--- Entries shown Enclosed Below ---

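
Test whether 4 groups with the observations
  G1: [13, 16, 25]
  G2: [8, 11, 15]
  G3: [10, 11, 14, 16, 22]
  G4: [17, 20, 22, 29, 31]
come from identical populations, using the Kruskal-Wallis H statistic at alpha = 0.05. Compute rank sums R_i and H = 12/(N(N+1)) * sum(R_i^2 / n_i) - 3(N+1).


Step 1: Combine all N = 16 observations and assign midranks.
sorted (value, group, rank): (8,G2,1), (10,G3,2), (11,G2,3.5), (11,G3,3.5), (13,G1,5), (14,G3,6), (15,G2,7), (16,G1,8.5), (16,G3,8.5), (17,G4,10), (20,G4,11), (22,G3,12.5), (22,G4,12.5), (25,G1,14), (29,G4,15), (31,G4,16)
Step 2: Sum ranks within each group.
R_1 = 27.5 (n_1 = 3)
R_2 = 11.5 (n_2 = 3)
R_3 = 32.5 (n_3 = 5)
R_4 = 64.5 (n_4 = 5)
Step 3: H = 12/(N(N+1)) * sum(R_i^2/n_i) - 3(N+1)
     = 12/(16*17) * (27.5^2/3 + 11.5^2/3 + 32.5^2/5 + 64.5^2/5) - 3*17
     = 0.044118 * 1339.47 - 51
     = 8.094118.
Step 4: Ties present; correction factor C = 1 - 18/(16^3 - 16) = 0.995588. Corrected H = 8.094118 / 0.995588 = 8.129985.
Step 5: Under H0, H ~ chi^2(3); p-value = 0.043400.
Step 6: alpha = 0.05. reject H0.

H = 8.1300, df = 3, p = 0.043400, reject H0.


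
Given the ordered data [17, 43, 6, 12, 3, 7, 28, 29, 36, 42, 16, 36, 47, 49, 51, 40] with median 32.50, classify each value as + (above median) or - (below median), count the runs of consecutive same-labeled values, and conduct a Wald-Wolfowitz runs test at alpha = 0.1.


Step 1: Compute median = 32.50; label A = above, B = below.
Labels in order: BABBBBBBAABAAAAA  (n_A = 8, n_B = 8)
Step 2: Count runs R = 6.
Step 3: Under H0 (random ordering), E[R] = 2*n_A*n_B/(n_A+n_B) + 1 = 2*8*8/16 + 1 = 9.0000.
        Var[R] = 2*n_A*n_B*(2*n_A*n_B - n_A - n_B) / ((n_A+n_B)^2 * (n_A+n_B-1)) = 14336/3840 = 3.7333.
        SD[R] = 1.9322.
Step 4: Continuity-corrected z = (R + 0.5 - E[R]) / SD[R] = (6 + 0.5 - 9.0000) / 1.9322 = -1.2939.
Step 5: Two-sided p-value via normal approximation = 2*(1 - Phi(|z|)) = 0.195709.
Step 6: alpha = 0.1. fail to reject H0.

R = 6, z = -1.2939, p = 0.195709, fail to reject H0.


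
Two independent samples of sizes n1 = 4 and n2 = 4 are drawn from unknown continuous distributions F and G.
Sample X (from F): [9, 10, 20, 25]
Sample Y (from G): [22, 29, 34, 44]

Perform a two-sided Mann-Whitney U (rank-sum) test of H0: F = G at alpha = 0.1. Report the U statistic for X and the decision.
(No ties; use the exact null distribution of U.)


Step 1: Combine and sort all 8 observations; assign midranks.
sorted (value, group): (9,X), (10,X), (20,X), (22,Y), (25,X), (29,Y), (34,Y), (44,Y)
ranks: 9->1, 10->2, 20->3, 22->4, 25->5, 29->6, 34->7, 44->8
Step 2: Rank sum for X: R1 = 1 + 2 + 3 + 5 = 11.
Step 3: U_X = R1 - n1(n1+1)/2 = 11 - 4*5/2 = 11 - 10 = 1.
       U_Y = n1*n2 - U_X = 16 - 1 = 15.
Step 4: No ties, so the exact null distribution of U (based on enumerating the C(8,4) = 70 equally likely rank assignments) gives the two-sided p-value.
Step 5: p-value = 0.057143; compare to alpha = 0.1. reject H0.

U_X = 1, p = 0.057143, reject H0 at alpha = 0.1.


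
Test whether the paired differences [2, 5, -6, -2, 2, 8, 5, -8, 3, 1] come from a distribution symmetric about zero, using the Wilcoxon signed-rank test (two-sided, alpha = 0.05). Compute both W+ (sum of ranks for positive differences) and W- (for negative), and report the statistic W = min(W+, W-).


Step 1: Drop any zero differences (none here) and take |d_i|.
|d| = [2, 5, 6, 2, 2, 8, 5, 8, 3, 1]
Step 2: Midrank |d_i| (ties get averaged ranks).
ranks: |2|->3, |5|->6.5, |6|->8, |2|->3, |2|->3, |8|->9.5, |5|->6.5, |8|->9.5, |3|->5, |1|->1
Step 3: Attach original signs; sum ranks with positive sign and with negative sign.
W+ = 3 + 6.5 + 3 + 9.5 + 6.5 + 5 + 1 = 34.5
W- = 8 + 3 + 9.5 = 20.5
(Check: W+ + W- = 55 should equal n(n+1)/2 = 55.)
Step 4: Test statistic W = min(W+, W-) = 20.5.
Step 5: Ties in |d|, so use the tie-corrected normal approximation.
        E[W] = n(n+1)/4 = 10*11/4 = 27.5.
        Tie groups: |d|=2 (t=3), |d|=5 (t=2), |d|=8 (t=2); sum(t^3 - t) = 36.
        Var[W] = n(n+1)(2n+1)/24 - sum(t^3-t)/48 = 2310/24 - 36/48 = 95.5.
        z = (W - E[W]) / sqrt(Var[W]) = (20.5 - 27.5) / 9.7724 = -0.7163.
        Two-sided p = 2*Phi(z) = 0.473805.
Step 6: alpha = 0.05. fail to reject H0.

W+ = 34.5, W- = 20.5, W = min = 20.5, p = 0.473805, fail to reject H0.


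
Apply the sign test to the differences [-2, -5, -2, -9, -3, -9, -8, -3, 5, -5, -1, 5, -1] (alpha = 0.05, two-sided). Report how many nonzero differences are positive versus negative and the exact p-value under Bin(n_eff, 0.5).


Step 1: Discard zero differences. Original n = 13; n_eff = number of nonzero differences = 13.
Nonzero differences (with sign): -2, -5, -2, -9, -3, -9, -8, -3, +5, -5, -1, +5, -1
Step 2: Count signs: positive = 2, negative = 11.
Step 3: Under H0: P(positive) = 0.5, so the number of positives S ~ Bin(13, 0.5).
Step 4: Two-sided exact p-value = sum of Bin(13,0.5) probabilities at or below the observed probability = 0.022461.
Step 5: alpha = 0.05. reject H0.

n_eff = 13, pos = 2, neg = 11, p = 0.022461, reject H0.


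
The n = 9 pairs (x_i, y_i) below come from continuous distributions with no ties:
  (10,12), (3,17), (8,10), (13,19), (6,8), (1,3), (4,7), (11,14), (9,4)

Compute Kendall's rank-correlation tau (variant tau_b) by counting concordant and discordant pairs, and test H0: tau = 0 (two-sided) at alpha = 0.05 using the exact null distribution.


Step 1: Enumerate the 36 unordered pairs (i,j) with i<j and classify each by sign(x_j-x_i) * sign(y_j-y_i).
  (1,2):dx=-7,dy=+5->D; (1,3):dx=-2,dy=-2->C; (1,4):dx=+3,dy=+7->C; (1,5):dx=-4,dy=-4->C
  (1,6):dx=-9,dy=-9->C; (1,7):dx=-6,dy=-5->C; (1,8):dx=+1,dy=+2->C; (1,9):dx=-1,dy=-8->C
  (2,3):dx=+5,dy=-7->D; (2,4):dx=+10,dy=+2->C; (2,5):dx=+3,dy=-9->D; (2,6):dx=-2,dy=-14->C
  (2,7):dx=+1,dy=-10->D; (2,8):dx=+8,dy=-3->D; (2,9):dx=+6,dy=-13->D; (3,4):dx=+5,dy=+9->C
  (3,5):dx=-2,dy=-2->C; (3,6):dx=-7,dy=-7->C; (3,7):dx=-4,dy=-3->C; (3,8):dx=+3,dy=+4->C
  (3,9):dx=+1,dy=-6->D; (4,5):dx=-7,dy=-11->C; (4,6):dx=-12,dy=-16->C; (4,7):dx=-9,dy=-12->C
  (4,8):dx=-2,dy=-5->C; (4,9):dx=-4,dy=-15->C; (5,6):dx=-5,dy=-5->C; (5,7):dx=-2,dy=-1->C
  (5,8):dx=+5,dy=+6->C; (5,9):dx=+3,dy=-4->D; (6,7):dx=+3,dy=+4->C; (6,8):dx=+10,dy=+11->C
  (6,9):dx=+8,dy=+1->C; (7,8):dx=+7,dy=+7->C; (7,9):dx=+5,dy=-3->D; (8,9):dx=-2,dy=-10->C
Step 2: C = 27, D = 9, total pairs = 36.
Step 3: tau = (C - D)/(n(n-1)/2) = (27 - 9)/36 = 0.500000.
Step 4: Exact two-sided p-value (enumerate n! = 362880 permutations of y under H0): p = 0.075176.
Step 5: alpha = 0.05. fail to reject H0.

tau_b = 0.5000 (C=27, D=9), p = 0.075176, fail to reject H0.


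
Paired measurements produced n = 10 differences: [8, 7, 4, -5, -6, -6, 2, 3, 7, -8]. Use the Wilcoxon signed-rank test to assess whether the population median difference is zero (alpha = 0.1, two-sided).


Step 1: Drop any zero differences (none here) and take |d_i|.
|d| = [8, 7, 4, 5, 6, 6, 2, 3, 7, 8]
Step 2: Midrank |d_i| (ties get averaged ranks).
ranks: |8|->9.5, |7|->7.5, |4|->3, |5|->4, |6|->5.5, |6|->5.5, |2|->1, |3|->2, |7|->7.5, |8|->9.5
Step 3: Attach original signs; sum ranks with positive sign and with negative sign.
W+ = 9.5 + 7.5 + 3 + 1 + 2 + 7.5 = 30.5
W- = 4 + 5.5 + 5.5 + 9.5 = 24.5
(Check: W+ + W- = 55 should equal n(n+1)/2 = 55.)
Step 4: Test statistic W = min(W+, W-) = 24.5.
Step 5: Ties in |d|, so use the tie-corrected normal approximation.
        E[W] = n(n+1)/4 = 10*11/4 = 27.5.
        Tie groups: |d|=6 (t=2), |d|=7 (t=2), |d|=8 (t=2); sum(t^3 - t) = 18.
        Var[W] = n(n+1)(2n+1)/24 - sum(t^3-t)/48 = 2310/24 - 18/48 = 95.875.
        z = (W - E[W]) / sqrt(Var[W]) = (24.5 - 27.5) / 9.7916 = -0.3064.
        Two-sided p = 2*Phi(z) = 0.759311.
Step 6: alpha = 0.1. fail to reject H0.

W+ = 30.5, W- = 24.5, W = min = 24.5, p = 0.759311, fail to reject H0.


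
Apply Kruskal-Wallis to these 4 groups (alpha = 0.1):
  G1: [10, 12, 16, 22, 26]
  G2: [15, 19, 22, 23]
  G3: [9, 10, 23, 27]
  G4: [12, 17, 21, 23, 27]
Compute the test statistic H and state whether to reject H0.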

--- End of Enclosed Entries shown ---

## Task objective
The reply should consist solely of the lines of the data, exact, from the opening line through the line with "G4: [17, 20, 22, 29, 31]", inclusive.

## Answer
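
Test whether 4 groups with the observations
  G1: [13, 16, 25]
  G2: [8, 11, 15]
  G3: [10, 11, 14, 16, 22]
  G4: [17, 20, 22, 29, 31]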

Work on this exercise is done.